### What to produce
Copy out all lines of the listing below that hold "function".
Start of Extracted records
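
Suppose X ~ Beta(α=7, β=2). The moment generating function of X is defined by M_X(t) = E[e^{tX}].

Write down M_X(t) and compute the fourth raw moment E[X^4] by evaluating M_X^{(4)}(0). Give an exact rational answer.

E[X^4] = d^4M/dt^4 |_{t=0} = 14/33

M_X(t) = ₁F₁(7; 9; t)
dM/dt = 7*₁F₁(8; 10; t)/9
d^2M/dt^2 = 28*₁F₁(9; 11; t)/45
d^3M/dt^3 = 28*₁F₁(10; 12; t)/55
d^4M/dt^4 = 14*₁F₁(11; 13; t)/33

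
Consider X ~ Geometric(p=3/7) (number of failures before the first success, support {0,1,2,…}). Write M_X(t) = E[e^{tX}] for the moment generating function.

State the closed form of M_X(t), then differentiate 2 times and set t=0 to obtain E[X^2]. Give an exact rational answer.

E[X^2] = M′′(0) = 44/9

M_X(t) = 3/(7*(1 - 4*e^(t)/7))
M′(t) = 12*e^(t)/(16*e^(2*t) - 56*e^(t) + 49)
M′′(t) = (-48*e^(2*t) - 84*e^(t))/(64*e^(3*t) - 336*e^(2*t) + 588*e^(t) - 343)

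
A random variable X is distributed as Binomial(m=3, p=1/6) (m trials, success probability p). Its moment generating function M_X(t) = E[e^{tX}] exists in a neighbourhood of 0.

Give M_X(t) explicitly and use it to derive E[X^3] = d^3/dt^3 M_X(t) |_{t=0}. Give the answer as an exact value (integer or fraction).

E[X^3] = M^(3)(0) = 37/36

M_X(t) = (e^(t)/6 + 5/6)^3
M^(3)(t) = e^(3*t)/8 + 5*e^(2*t)/9 + 25*e^(t)/72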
End of Extracted records
### Answer space
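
Suppose X ~ Beta(α=7, β=2). The moment generating function of X is defined by M_X(t) = E[e^{tX}].
Consider X ~ Geometric(p=3/7) (number of failures before the first success, support {0,1,2,…}). Write M_X(t) = E[e^{tX}] for the moment generating function.
A random variable X is distributed as Binomial(m=3, p=1/6) (m trials, success probability p). Its moment generating function M_X(t) = E[e^{tX}] exists in a neighbourhood of 0.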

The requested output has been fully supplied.